**Problem description**
Lines before the one containing "Leg 4: commanded heading 318.5°" are to be skipped; reproduce that line and the rest of the records below exactly.

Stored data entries
++++++++++++++++++++

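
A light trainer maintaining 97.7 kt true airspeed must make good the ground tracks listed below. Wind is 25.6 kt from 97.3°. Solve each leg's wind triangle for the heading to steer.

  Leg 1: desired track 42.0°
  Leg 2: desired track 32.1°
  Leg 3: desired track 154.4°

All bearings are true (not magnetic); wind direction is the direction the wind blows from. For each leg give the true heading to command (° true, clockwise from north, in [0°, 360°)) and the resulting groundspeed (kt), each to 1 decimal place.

Leg 1: desired track 42.0°; wind correction +12.4° → command heading 54.4°, groundspeed 80.8 kt
Leg 2: desired track 32.1°; wind correction +13.8° → command heading 45.9°, groundspeed 84.2 kt
Leg 3: desired track 154.4°; wind correction -12.7° → command heading 141.7°, groundspeed 81.4 kt

Leg 1: heading=54.4°, groundspeed=80.8 kt
Leg 2: heading=45.9°, groundspeed=84.2 kt
Leg 3: heading=141.7°, groundspeed=81.4 kt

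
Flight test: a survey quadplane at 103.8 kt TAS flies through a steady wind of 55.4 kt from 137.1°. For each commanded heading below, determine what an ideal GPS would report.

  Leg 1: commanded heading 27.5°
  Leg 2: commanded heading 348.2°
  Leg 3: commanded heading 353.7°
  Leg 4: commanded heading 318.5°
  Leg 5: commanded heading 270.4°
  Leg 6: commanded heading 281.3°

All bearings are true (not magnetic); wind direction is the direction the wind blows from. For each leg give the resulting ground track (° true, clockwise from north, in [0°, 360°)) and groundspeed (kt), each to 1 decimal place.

Leg 1: track=4.4°, groundspeed=133.0 kt
Leg 2: track=337.5°, groundspeed=153.9 kt
Leg 3: track=341.1°, groundspeed=151.9 kt
Leg 4: track=318.0°, groundspeed=159.2 kt
Leg 5: track=286.3°, groundspeed=147.4 kt
Leg 6: track=293.6°, groundspeed=152.2 kt

Leg 1: heading 27.5°; drift -23.1° → track 4.4°, groundspeed 133.0 kt
Leg 2: heading 348.2°; drift -10.7° → track 337.5°, groundspeed 153.9 kt
Leg 3: heading 353.7°; drift -12.6° → track 341.1°, groundspeed 151.9 kt
Leg 4: heading 318.5°; drift -0.5° → track 318.0°, groundspeed 159.2 kt
Leg 5: heading 270.4°; drift +15.9° → track 286.3°, groundspeed 147.4 kt
Leg 6: heading 281.3°; drift +12.3° → track 293.6°, groundspeed 152.2 kt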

++++++++++++++++++++

**Solution**
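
  Leg 4: commanded heading 318.5°
  Leg 5: commanded heading 270.4°
  Leg 6: commanded heading 281.3°

All bearings are true (not magnetic); wind direction is the direction the wind blows from. For each leg give the resulting ground track (° true, clockwise from north, in [0°, 360°)) and groundspeed (kt), each to 1 decimal place.

Leg 1: track=4.4°, groundspeed=133.0 kt
Leg 2: track=337.5°, groundspeed=153.9 kt
Leg 3: track=341.1°, groundspeed=151.9 kt
Leg 4: track=318.0°, groundspeed=159.2 kt
Leg 5: track=286.3°, groundspeed=147.4 kt
Leg 6: track=293.6°, groundspeed=152.2 kt

Leg 1: heading 27.5°; drift -23.1° → track 4.4°, groundspeed 133.0 kt
Leg 2: heading 348.2°; drift -10.7° → track 337.5°, groundspeed 153.9 kt
Leg 3: heading 353.7°; drift -12.6° → track 341.1°, groundspeed 151.9 kt
Leg 4: heading 318.5°; drift -0.5° → track 318.0°, groundspeed 159.2 kt
Leg 5: heading 270.4°; drift +15.9° → track 286.3°, groundspeed 147.4 kt
Leg 6: heading 281.3°; drift +12.3° → track 293.6°, groundspeed 152.2 kt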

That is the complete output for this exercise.